* [Provided material]

==========

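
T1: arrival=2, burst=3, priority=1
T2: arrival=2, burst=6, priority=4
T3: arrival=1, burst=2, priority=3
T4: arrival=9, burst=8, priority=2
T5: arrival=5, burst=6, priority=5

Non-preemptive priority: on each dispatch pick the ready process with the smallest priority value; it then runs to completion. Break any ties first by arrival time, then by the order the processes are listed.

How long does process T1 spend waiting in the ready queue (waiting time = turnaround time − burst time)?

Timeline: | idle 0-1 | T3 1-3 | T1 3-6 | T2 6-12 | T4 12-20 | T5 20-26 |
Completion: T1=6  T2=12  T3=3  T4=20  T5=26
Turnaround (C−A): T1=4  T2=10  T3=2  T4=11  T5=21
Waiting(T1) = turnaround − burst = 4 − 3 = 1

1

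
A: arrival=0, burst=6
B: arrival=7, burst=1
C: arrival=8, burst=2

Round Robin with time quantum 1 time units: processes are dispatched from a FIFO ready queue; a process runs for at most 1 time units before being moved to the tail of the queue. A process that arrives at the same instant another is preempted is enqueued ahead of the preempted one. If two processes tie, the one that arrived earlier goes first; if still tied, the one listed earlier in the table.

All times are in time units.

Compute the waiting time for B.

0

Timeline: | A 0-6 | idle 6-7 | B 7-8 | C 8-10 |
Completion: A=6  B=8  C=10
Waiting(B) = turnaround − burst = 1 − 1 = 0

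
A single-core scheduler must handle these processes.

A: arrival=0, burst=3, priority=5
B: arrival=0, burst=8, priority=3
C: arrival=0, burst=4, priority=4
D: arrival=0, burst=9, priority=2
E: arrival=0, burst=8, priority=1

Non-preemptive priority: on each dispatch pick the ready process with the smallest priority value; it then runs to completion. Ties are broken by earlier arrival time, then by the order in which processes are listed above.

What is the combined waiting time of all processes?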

==========

* [Prompt] Starting at the line that contains "E: arrival=0, burst=8, priority=1", write out every line through the end of the entries, exactly and with nothing added.

* [Answer for this exercise]
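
E: arrival=0, burst=8, priority=1

Non-preemptive priority: on each dispatch pick the ready process with the smallest priority value; it then runs to completion. Ties are broken by earlier arrival time, then by the order in which processes are listed above.

What is the combined waiting time of all processes?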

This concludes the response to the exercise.